Problem to solve:
Here are some records; copy every line that holds the word "following".

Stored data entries
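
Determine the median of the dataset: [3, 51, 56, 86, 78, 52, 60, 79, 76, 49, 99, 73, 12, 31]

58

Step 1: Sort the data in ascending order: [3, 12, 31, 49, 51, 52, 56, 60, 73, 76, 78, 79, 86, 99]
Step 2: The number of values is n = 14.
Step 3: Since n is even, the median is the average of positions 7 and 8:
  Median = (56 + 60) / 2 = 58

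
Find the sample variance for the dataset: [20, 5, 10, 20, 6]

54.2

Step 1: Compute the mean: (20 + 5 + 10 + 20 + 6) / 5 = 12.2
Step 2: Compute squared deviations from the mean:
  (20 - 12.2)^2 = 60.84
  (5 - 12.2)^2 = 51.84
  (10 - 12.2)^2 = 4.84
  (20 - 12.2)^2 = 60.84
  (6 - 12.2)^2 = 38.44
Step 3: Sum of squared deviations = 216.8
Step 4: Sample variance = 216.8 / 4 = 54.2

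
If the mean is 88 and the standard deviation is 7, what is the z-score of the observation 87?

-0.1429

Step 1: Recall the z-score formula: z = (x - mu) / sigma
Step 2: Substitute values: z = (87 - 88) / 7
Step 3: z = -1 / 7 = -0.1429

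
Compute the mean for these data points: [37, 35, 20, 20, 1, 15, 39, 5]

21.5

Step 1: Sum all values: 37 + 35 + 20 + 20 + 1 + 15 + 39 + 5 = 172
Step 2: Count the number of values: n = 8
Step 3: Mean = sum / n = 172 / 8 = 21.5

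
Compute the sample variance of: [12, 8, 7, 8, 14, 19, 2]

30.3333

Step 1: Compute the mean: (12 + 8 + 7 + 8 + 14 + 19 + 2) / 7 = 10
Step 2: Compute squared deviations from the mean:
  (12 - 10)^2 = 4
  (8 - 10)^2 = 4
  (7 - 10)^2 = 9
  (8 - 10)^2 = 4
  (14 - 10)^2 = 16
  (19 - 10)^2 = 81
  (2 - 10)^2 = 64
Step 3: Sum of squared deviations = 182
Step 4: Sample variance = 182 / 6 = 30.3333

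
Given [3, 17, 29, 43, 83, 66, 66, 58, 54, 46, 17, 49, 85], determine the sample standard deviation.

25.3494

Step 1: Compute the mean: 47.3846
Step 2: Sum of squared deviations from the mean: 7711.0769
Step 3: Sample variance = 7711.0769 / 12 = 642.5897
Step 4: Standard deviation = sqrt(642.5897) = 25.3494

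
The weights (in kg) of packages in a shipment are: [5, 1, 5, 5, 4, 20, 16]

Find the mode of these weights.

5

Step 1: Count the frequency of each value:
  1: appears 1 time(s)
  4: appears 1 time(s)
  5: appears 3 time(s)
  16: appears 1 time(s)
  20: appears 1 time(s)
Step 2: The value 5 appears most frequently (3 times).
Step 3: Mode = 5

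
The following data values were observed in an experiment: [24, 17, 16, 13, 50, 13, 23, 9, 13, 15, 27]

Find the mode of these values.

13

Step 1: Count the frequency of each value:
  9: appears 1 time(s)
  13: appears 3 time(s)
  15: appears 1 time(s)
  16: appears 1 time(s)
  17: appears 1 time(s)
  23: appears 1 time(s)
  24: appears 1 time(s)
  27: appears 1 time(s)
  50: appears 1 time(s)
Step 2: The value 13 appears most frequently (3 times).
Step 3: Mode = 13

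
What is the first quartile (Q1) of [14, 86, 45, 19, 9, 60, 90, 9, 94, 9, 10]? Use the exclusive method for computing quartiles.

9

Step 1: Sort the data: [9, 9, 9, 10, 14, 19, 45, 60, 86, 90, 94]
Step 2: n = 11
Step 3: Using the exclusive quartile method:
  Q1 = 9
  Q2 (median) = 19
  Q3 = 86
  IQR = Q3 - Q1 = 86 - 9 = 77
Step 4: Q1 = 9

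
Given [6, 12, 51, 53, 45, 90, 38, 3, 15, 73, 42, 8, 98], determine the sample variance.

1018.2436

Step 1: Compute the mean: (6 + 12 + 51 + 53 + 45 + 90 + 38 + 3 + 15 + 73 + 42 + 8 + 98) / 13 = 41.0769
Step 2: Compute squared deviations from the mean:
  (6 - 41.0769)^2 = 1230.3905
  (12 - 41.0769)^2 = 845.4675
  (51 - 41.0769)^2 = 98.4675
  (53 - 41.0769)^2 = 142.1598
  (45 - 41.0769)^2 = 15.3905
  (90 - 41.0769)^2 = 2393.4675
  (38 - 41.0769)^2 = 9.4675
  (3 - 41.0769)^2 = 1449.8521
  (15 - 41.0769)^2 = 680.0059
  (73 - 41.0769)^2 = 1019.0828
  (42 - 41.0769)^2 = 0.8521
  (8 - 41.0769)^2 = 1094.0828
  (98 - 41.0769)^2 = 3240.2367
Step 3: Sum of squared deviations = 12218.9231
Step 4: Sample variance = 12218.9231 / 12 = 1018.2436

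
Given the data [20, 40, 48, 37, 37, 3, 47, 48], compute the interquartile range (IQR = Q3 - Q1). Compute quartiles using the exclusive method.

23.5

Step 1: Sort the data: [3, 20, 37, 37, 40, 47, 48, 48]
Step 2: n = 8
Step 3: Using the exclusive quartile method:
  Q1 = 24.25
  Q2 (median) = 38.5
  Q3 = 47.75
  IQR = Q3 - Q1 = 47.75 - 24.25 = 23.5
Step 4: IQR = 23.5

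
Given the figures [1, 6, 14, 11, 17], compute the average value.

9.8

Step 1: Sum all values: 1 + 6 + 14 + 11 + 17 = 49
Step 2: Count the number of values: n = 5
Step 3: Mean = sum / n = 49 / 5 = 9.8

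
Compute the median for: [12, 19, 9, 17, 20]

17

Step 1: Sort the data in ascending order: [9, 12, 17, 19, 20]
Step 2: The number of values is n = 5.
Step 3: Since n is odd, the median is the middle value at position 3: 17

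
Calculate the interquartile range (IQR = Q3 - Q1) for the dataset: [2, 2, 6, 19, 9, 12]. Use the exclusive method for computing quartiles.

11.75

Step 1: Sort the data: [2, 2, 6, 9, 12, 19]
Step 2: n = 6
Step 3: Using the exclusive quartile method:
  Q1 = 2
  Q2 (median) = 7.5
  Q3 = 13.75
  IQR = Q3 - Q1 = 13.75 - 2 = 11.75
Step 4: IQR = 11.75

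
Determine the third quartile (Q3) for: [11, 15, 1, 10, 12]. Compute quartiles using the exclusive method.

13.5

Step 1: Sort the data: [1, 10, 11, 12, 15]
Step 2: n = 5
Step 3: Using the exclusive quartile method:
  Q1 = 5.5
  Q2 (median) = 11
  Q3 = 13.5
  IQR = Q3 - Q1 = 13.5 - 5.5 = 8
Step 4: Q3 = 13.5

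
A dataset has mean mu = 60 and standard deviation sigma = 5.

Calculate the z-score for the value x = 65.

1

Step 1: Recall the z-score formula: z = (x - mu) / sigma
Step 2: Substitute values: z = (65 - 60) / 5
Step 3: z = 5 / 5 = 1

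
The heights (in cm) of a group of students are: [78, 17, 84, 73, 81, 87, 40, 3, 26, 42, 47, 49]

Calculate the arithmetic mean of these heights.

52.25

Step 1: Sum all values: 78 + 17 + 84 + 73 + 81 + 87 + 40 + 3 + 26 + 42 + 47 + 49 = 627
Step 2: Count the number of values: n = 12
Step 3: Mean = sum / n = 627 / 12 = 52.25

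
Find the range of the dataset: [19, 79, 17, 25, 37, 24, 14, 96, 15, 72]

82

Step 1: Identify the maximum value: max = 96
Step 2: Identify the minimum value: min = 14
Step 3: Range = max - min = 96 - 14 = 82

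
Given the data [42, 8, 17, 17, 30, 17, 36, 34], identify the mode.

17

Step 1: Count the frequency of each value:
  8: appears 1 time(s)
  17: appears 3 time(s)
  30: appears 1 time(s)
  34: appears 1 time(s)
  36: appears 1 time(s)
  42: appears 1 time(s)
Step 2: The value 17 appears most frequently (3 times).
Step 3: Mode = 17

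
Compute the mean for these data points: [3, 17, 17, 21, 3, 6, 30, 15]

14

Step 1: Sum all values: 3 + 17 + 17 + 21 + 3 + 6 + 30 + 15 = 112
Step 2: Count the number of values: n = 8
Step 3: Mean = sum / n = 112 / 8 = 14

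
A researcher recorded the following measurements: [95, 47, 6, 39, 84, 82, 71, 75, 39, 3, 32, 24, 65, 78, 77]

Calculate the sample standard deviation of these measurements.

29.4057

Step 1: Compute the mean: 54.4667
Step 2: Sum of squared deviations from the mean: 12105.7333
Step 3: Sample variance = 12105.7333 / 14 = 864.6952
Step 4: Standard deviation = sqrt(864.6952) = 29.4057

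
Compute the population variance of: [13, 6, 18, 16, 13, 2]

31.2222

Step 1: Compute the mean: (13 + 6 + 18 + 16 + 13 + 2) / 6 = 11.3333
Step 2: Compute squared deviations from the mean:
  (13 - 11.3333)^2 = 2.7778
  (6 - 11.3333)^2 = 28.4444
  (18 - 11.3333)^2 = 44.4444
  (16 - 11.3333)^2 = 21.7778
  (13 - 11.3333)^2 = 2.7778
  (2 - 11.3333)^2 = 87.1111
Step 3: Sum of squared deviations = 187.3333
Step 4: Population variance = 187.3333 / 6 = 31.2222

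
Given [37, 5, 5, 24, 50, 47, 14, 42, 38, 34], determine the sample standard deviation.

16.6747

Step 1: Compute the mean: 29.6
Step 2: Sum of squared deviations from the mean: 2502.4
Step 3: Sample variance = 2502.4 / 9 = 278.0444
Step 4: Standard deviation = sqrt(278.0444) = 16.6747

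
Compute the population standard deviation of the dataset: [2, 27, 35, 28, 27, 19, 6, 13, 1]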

Solution below:
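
The following data values were observed in an experiment: [24, 17, 16, 13, 50, 13, 23, 9, 13, 15, 27]
A researcher recorded the following measurements: [95, 47, 6, 39, 84, 82, 71, 75, 39, 3, 32, 24, 65, 78, 77]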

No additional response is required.